----- Provided data -----

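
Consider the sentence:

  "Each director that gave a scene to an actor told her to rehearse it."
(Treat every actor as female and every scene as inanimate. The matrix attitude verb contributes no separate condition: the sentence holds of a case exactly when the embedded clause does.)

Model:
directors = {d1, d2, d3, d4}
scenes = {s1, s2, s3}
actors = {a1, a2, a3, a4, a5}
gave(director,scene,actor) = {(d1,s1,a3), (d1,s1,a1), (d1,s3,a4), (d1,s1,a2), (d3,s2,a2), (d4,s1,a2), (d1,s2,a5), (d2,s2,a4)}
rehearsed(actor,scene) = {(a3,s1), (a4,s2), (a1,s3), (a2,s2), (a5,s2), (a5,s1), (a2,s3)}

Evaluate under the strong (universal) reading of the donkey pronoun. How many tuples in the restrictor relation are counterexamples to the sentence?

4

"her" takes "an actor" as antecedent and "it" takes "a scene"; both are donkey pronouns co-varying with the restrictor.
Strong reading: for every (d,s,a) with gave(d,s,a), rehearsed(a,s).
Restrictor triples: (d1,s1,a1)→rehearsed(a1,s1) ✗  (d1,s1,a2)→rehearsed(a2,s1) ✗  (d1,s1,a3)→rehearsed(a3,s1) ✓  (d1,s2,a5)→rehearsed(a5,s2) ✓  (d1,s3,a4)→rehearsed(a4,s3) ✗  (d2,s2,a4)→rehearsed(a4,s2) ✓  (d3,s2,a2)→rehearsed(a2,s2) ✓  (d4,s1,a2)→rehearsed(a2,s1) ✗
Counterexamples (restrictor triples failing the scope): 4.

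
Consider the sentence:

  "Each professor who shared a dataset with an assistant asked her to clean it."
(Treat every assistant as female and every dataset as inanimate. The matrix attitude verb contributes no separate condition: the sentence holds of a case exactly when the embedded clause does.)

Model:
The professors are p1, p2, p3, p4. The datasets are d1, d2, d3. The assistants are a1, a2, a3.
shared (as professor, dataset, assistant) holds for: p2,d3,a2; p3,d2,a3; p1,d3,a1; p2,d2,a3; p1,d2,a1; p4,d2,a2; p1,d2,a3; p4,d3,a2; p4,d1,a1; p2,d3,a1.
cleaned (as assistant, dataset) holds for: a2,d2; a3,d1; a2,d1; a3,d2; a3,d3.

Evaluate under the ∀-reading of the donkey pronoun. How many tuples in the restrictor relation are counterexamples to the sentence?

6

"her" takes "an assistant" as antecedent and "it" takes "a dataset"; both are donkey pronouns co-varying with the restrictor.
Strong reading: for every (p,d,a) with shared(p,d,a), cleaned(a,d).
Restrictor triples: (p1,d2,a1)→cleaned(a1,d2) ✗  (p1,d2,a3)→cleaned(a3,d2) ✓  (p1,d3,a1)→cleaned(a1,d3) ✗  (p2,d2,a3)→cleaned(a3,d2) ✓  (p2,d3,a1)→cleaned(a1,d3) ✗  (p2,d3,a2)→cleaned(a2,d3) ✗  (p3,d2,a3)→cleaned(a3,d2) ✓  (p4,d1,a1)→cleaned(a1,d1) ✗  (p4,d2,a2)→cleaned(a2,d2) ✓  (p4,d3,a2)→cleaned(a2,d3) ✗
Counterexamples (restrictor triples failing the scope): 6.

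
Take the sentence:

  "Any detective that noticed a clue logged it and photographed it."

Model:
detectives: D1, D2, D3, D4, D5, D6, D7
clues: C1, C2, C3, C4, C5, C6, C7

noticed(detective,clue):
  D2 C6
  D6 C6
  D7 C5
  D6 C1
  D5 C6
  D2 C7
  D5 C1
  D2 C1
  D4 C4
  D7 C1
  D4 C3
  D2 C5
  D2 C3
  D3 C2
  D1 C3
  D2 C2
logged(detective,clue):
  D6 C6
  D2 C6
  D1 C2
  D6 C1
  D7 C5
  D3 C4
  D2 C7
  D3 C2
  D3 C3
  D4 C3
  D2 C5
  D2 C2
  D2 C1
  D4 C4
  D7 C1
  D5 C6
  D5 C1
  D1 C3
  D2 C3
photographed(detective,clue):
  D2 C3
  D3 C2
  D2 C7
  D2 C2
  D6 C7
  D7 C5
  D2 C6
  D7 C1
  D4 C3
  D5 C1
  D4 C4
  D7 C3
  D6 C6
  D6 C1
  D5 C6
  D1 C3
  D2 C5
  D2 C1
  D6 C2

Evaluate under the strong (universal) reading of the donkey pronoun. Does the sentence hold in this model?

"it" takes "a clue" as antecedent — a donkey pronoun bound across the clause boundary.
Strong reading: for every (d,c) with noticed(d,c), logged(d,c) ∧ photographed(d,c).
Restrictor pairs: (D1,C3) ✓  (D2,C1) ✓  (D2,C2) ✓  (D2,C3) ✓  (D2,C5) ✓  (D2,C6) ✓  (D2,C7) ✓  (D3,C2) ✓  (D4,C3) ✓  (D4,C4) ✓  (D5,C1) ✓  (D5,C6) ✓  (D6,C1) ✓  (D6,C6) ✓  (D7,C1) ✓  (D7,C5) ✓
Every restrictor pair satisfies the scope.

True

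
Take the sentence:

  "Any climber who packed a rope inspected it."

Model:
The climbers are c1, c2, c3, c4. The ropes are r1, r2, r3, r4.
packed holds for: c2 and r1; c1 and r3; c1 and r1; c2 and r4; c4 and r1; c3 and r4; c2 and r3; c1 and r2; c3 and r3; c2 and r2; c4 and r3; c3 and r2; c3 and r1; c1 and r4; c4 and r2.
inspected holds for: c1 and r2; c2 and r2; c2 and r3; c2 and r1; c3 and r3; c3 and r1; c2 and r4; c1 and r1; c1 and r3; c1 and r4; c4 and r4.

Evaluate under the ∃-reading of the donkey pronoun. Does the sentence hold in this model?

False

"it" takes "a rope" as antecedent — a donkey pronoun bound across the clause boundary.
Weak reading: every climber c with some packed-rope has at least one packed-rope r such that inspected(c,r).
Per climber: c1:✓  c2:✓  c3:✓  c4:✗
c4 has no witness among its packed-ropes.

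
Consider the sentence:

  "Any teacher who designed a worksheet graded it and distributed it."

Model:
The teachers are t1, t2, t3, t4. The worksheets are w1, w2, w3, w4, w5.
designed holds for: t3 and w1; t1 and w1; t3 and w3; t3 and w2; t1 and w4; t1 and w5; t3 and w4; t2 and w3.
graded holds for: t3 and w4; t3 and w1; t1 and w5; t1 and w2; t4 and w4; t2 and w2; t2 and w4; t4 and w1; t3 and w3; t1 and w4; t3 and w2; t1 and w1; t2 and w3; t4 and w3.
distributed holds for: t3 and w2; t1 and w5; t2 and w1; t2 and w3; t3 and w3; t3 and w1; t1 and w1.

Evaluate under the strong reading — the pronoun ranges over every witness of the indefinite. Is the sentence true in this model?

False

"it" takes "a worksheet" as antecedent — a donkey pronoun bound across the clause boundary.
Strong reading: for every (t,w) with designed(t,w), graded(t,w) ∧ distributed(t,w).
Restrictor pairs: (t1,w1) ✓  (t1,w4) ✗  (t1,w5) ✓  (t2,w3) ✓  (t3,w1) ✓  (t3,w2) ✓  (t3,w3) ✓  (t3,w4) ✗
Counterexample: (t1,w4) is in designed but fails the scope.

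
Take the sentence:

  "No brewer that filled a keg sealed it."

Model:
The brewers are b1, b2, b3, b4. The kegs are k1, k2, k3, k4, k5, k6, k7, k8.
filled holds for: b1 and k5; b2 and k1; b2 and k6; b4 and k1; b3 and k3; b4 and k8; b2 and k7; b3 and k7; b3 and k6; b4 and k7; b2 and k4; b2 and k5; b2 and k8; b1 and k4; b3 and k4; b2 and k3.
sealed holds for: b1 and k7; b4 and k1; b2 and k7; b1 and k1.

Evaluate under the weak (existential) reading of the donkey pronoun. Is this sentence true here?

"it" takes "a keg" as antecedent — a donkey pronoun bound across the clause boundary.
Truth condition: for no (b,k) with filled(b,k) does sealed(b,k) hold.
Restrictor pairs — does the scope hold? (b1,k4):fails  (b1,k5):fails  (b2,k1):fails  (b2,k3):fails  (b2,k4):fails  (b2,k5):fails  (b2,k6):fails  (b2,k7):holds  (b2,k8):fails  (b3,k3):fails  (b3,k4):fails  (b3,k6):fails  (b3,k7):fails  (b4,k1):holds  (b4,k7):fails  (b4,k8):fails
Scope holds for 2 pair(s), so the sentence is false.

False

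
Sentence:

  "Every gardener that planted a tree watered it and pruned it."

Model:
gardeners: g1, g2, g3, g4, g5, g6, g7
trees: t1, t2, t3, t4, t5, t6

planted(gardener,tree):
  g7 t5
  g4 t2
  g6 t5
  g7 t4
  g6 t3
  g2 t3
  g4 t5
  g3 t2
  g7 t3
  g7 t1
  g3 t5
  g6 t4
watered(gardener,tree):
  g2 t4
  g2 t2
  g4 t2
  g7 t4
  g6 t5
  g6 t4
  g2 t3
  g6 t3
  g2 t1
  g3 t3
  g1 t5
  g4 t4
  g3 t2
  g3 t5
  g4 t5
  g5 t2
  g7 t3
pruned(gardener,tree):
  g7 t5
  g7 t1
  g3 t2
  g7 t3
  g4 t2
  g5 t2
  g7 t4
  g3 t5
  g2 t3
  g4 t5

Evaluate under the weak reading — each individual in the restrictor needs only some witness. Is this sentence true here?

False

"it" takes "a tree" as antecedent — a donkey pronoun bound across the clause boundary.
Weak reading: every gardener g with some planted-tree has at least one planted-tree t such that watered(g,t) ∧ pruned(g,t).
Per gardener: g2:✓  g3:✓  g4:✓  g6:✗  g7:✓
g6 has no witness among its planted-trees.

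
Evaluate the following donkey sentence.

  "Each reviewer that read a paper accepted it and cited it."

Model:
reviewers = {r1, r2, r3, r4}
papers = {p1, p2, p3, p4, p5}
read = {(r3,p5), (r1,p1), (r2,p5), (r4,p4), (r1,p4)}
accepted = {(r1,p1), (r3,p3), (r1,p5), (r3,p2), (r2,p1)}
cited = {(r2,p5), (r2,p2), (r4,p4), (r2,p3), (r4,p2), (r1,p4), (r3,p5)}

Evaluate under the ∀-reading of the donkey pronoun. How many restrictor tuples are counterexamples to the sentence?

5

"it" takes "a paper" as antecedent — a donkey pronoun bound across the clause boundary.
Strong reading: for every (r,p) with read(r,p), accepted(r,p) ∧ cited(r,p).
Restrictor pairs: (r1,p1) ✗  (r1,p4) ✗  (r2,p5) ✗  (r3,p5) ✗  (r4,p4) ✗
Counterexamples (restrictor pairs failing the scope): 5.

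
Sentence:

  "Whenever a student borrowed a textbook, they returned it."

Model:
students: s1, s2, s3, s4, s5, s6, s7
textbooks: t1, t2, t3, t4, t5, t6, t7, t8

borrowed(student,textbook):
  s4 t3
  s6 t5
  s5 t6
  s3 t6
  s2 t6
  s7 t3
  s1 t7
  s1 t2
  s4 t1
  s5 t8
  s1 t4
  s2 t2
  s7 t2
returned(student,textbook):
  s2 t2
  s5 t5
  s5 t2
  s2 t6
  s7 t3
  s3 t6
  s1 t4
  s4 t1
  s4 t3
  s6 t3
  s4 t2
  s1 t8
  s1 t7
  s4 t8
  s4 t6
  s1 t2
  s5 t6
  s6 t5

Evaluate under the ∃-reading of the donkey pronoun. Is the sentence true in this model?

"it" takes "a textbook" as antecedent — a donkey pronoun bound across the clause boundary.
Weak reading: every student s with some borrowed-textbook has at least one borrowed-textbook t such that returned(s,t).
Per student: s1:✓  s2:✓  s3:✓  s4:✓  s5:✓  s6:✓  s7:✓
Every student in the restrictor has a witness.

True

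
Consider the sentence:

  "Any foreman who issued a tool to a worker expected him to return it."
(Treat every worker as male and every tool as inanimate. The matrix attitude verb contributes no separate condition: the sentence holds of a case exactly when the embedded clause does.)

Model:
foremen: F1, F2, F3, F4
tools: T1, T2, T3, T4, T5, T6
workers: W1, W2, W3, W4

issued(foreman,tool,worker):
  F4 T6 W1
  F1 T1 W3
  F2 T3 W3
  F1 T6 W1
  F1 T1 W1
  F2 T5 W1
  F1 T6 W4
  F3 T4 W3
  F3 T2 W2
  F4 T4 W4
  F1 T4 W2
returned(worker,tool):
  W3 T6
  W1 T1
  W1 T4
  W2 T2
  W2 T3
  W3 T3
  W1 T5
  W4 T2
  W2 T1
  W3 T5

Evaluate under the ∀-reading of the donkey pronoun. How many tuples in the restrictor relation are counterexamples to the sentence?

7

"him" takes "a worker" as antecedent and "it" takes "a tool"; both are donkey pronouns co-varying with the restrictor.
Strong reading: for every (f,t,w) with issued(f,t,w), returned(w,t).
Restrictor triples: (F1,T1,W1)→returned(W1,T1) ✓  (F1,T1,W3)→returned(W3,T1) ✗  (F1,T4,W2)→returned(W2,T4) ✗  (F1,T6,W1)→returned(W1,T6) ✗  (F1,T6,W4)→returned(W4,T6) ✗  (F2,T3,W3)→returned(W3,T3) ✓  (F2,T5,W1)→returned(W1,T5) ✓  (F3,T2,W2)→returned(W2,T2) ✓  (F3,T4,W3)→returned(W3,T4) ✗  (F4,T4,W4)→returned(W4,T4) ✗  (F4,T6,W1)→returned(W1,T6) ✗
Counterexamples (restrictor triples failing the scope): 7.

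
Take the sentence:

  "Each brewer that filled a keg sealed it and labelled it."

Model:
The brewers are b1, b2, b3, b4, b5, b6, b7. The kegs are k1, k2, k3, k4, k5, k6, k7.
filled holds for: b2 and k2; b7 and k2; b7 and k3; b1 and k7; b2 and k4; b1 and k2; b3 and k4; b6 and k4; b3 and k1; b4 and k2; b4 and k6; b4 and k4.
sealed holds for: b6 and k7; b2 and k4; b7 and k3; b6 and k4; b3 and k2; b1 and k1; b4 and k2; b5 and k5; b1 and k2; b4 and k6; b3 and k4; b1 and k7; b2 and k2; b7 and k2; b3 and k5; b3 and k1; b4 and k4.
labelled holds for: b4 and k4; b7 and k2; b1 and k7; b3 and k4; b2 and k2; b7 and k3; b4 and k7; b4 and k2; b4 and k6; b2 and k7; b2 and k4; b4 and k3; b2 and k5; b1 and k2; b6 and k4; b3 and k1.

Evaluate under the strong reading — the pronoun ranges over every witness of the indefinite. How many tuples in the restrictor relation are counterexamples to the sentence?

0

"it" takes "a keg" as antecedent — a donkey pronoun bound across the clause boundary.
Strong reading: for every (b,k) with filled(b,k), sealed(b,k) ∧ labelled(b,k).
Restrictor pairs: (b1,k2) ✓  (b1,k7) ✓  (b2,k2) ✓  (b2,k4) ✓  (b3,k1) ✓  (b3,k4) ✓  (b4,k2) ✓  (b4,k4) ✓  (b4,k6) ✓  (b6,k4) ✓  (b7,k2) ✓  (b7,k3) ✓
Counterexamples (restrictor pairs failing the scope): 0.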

-----

Count up the lines in the preceding data that include the word "brewers"; respond with the number only.

The answer:
2